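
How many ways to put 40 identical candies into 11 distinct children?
C(40+11-1, 11-1) = C(50, 10) = 10272278170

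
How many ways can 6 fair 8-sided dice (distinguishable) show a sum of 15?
Coefficient of x^15 in (x + x² + ... + x^8)^6. By inclusion-exclusion on dice exceeding 8: Σ_j (-1)^j C(6,j)·C(15-1-8j, 5) = C(6,0)·C(14,5) - C(6,1)·C(6,5) = 1·2002 - 6·6 = 1966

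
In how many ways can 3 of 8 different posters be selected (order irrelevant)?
C(8,3) = 8!/(3!×5!) = 56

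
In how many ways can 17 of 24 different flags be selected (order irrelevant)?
C(24,17) = 24!/(17!×7!) = 346104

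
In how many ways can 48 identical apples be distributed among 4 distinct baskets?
C(48+4-1, 4-1) = C(51, 3) = 20825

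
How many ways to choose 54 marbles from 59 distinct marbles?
C(59,54) = 59!/(54!×5!) = 5006386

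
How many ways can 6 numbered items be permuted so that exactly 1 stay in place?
Choose the 1 fixed point C(6,1) = 6, derange the rest: !5 = Σ_{j=0}^{5} (-1)^j·5!/j! = 120 - 120 + 60 - 20 + 5 - 1 = 44. Product = 6 × 44 = 264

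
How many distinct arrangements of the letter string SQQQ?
4! / (1! × 3!) = 4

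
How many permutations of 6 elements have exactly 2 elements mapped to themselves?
Choose the 2 fixed points C(6,2) = 15, derange the rest: !4 = Σ_{j=0}^{4} (-1)^j·4!/j! = 24 - 24 + 12 - 4 + 1 = 9. Product = 15 × 9 = 135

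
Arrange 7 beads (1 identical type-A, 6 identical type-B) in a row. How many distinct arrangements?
7! / (1! × 6!) = 7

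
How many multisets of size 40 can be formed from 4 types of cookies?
C(40+4-1, 4-1) = C(43, 3) = 12341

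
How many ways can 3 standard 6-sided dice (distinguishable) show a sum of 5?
Coefficient of x^5 in (x + x² + ... + x^6)^3. By inclusion-exclusion on dice exceeding 6: Σ_j (-1)^j C(3,j)·C(5-1-6j, 2) = C(3,0)·C(4,2) = 1·6 = 6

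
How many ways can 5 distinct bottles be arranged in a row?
5! = 120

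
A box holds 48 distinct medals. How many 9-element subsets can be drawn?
C(48,9) = 48!/(9!×39!) = 1677106640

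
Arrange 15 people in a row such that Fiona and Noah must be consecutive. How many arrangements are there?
Treat the 2 as one block: (15-2+1)! × 2! = 87178291200 × 2 = 174356582400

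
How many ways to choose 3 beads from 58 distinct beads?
C(58,3) = 58!/(3!×55!) = 30856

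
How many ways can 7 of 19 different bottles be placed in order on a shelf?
P(19,7) = 19!/(19-7)! = 253955520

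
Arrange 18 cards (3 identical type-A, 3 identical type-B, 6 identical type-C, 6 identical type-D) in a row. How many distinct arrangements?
18! / (3! × 3! × 6! × 6!) = 343062720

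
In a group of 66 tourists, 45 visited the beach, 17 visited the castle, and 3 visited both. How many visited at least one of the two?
|A∪B| = |A| + |B| - |A∩B| = 45 + 17 - 3 = 59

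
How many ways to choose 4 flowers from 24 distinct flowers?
C(24,4) = 24!/(4!×20!) = 10626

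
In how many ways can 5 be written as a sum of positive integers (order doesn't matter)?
Pentagonal recurrence p(n) = p(n-1) + p(n-2) - p(n-5) - p(n-7) + p(n-12) + p(n-15) - ... gives p(0..4) = 1, 1, 2, 3, 5. p(5) = p(4) + p(3) - p(0) = 5 + 3 - 1 = 7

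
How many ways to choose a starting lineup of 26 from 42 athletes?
C(42,26) = 42!/(26!×16!) = 166509721602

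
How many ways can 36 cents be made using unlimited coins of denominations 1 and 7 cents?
Coefficient of x^36 in 1/(1-x^1) · 1/(1-x^7). Use j coins of 7 for j = 0..⌊36/7⌋ = 5, the rest in 1s: 5 + 1 = 6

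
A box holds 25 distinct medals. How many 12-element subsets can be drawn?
C(25,12) = 25!/(12!×13!) = 5200300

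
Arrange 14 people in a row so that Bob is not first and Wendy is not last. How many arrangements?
By inclusion-exclusion: 14! - 2×(14-1)! + (14-2)! = 87178291200 - 12454041600 + 479001600 = 75203251200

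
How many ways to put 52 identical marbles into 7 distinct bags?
C(52+7-1, 7-1) = C(58, 6) = 40475358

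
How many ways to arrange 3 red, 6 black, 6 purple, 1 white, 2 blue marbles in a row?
18! / (3! × 6! × 6! × 1! × 2!) = 1029188160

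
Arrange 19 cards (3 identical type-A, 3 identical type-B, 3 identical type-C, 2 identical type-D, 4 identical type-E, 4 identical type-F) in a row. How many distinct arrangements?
19! / (3! × 3! × 3! × 2! × 4! × 4!) = 488864376000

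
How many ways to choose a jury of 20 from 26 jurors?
C(26,20) = 26!/(20!×6!) = 230230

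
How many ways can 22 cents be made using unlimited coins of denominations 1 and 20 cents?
Coefficient of x^22 in 1/(1-x^1) · 1/(1-x^20). Use j coins of 20 for j = 0..⌊22/20⌋ = 1, the rest in 1s: 1 + 1 = 2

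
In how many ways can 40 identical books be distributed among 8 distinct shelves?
C(40+8-1, 8-1) = C(47, 7) = 62891499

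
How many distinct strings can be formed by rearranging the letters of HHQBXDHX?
8! / (3! × 2! × 1! × 1! × 1!) = 3360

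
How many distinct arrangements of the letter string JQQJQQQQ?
8! / (2! × 6!) = 28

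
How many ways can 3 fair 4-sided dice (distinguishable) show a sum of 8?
Coefficient of x^8 in (x + x² + ... + x^4)^3. By inclusion-exclusion on dice exceeding 4: Σ_j (-1)^j C(3,j)·C(8-1-4j, 2) = C(3,0)·C(7,2) - C(3,1)·C(3,2) = 1·21 - 3·3 = 12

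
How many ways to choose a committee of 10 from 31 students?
C(31,10) = 31!/(10!×21!) = 44352165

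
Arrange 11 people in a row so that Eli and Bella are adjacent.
Treat as block: (11-1)! × 2! = 3628800 × 2 = 7257600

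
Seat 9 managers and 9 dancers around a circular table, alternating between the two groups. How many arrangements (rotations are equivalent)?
Fix one of the managers: (9-1)! ways for the remaining managers, × 9! ways for the dancers = 40320 × 362880 = 14631321600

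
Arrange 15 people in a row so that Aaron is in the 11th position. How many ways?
Fix one position: (15-1)! = 87178291200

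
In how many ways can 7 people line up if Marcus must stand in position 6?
Fix one position: (7-1)! = 720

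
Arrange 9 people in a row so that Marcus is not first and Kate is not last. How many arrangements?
By inclusion-exclusion: 9! - 2×(9-1)! + (9-2)! = 362880 - 80640 + 5040 = 287280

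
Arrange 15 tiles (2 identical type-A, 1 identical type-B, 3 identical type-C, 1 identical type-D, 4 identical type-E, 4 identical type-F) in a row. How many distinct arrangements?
15! / (2! × 1! × 3! × 1! × 4! × 4!) = 189189000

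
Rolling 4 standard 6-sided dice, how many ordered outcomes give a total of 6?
Coefficient of x^6 in (x + x² + ... + x^6)^4. By inclusion-exclusion on dice exceeding 6: Σ_j (-1)^j C(4,j)·C(6-1-6j, 3) = C(4,0)·C(5,3) = 1·10 = 10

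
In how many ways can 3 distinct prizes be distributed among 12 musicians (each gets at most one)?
P(12,3) = 12!/(12-3)! = 1320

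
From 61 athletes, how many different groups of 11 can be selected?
C(61,11) = 61!/(11!×50!) = 418094152866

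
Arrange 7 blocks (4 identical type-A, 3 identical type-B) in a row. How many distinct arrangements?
7! / (4! × 3!) = 35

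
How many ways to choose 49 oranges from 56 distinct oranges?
C(56,49) = 56!/(49!×7!) = 231917400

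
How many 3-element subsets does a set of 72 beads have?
C(72,3) = 72!/(3!×69!) = 59640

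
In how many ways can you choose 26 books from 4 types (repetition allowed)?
C(26+4-1, 4-1) = C(29, 3) = 3654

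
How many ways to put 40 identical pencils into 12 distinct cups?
C(40+12-1, 12-1) = C(51, 11) = 47626016970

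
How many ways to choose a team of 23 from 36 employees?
C(36,23) = 36!/(23!×13!) = 2310789600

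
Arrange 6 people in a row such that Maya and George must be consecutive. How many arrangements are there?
Treat the 2 as one block: (6-2+1)! × 2! = 120 × 2 = 240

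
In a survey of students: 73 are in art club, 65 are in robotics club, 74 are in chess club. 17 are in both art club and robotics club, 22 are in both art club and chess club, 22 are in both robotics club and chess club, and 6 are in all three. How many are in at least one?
|A∪B∪C| = 73+65+74-17-22-22+6 = 157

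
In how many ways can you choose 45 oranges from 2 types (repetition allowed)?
C(45+2-1, 2-1) = C(46, 1) = 46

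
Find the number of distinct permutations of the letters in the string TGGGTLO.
7! / (2! × 1! × 1! × 3!) = 420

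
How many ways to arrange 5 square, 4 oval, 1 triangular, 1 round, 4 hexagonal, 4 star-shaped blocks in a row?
19! / (5! × 4! × 1! × 1! × 4! × 4!) = 73329656400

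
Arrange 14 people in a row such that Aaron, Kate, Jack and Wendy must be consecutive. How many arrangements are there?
Treat the 4 as one block: (14-4+1)! × 4! = 39916800 × 24 = 958003200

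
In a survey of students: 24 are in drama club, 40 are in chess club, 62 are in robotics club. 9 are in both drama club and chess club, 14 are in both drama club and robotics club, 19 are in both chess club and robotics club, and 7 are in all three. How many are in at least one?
|A∪B∪C| = 24+40+62-9-14-19+7 = 91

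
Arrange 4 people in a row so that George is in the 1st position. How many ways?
Fix one position: (4-1)! = 6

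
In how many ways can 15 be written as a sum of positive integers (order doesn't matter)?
Pentagonal recurrence p(n) = p(n-1) + p(n-2) - p(n-5) - p(n-7) + p(n-12) + p(n-15) - ... gives p(0..14) = 1, 1, 2, 3, 5, 7, 11, 15, 22, 30, 42, 56, 77, 101, 135. p(15) = p(14) + p(13) - p(10) - p(8) + p(3) + p(0) = 135 + 101 - 42 - 22 + 3 + 1 = 176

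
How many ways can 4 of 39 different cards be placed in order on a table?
P(39,4) = 39!/(39-4)! = 1974024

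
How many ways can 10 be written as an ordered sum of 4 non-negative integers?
C(10+4-1, 4-1) = C(13, 3) = 286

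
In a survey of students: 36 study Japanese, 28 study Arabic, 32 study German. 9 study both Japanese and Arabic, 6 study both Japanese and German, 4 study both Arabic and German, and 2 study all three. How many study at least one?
|A∪B∪C| = 36+28+32-9-6-4+2 = 79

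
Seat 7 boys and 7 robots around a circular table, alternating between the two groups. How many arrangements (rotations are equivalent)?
Fix one of the boys: (7-1)! ways for the remaining boys, × 7! ways for the robots = 720 × 5040 = 3628800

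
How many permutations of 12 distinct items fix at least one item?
Complement of the derangements. !12 = Σ_{j=0}^{12} (-1)^j·12!/j! = 479001600 - 479001600 + 239500800 - 79833600 + 19958400 - 3991680 + 665280 - 95040 + 11880 - 1320 + 132 - 12 + 1 = 176214841. 12! - !12 = 479001600 - 176214841 = 302786759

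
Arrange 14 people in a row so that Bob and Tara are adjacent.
Treat as block: (14-1)! × 2! = 6227020800 × 2 = 12454041600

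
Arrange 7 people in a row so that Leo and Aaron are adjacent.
Treat as block: (7-1)! × 2! = 720 × 2 = 1440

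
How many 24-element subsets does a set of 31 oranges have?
C(31,24) = 31!/(24!×7!) = 2629575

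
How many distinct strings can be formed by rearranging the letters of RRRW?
4! / (3! × 1!) = 4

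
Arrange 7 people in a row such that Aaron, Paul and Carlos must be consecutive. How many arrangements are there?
Treat the 3 as one block: (7-3+1)! × 3! = 120 × 6 = 720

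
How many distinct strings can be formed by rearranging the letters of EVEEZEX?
7! / (1! × 1! × 4! × 1!) = 210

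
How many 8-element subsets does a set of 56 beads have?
C(56,8) = 56!/(8!×48!) = 1420494075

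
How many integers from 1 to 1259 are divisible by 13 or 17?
⌊1259/13⌋ + ⌊1259/17⌋ - ⌊1259/221⌋ = 96 + 74 - 5 = 165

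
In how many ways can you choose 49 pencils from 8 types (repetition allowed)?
C(49+8-1, 8-1) = C(56, 7) = 231917400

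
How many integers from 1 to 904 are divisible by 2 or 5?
⌊904/2⌋ + ⌊904/5⌋ - ⌊904/10⌋ = 452 + 180 - 90 = 542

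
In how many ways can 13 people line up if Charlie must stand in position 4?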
* * * *
#### Task
The expected response consists solely of the lines from the one with "How many 8-element" through the end of the records, repeated exactly.

#### Completed exercise
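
How many 8-element subsets does a set of 56 beads have?
C(56,8) = 56!/(8!×48!) = 1420494075

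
How many integers from 1 to 1259 are divisible by 13 or 17?
⌊1259/13⌋ + ⌊1259/17⌋ - ⌊1259/221⌋ = 96 + 74 - 5 = 165

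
In how many ways can you choose 49 pencils from 8 types (repetition allowed)?
C(49+8-1, 8-1) = C(56, 7) = 231917400

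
How many integers from 1 to 904 are divisible by 2 or 5?
⌊904/2⌋ + ⌊904/5⌋ - ⌊904/10⌋ = 452 + 180 - 90 = 542

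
In how many ways can 13 people line up if Charlie must stand in position 4?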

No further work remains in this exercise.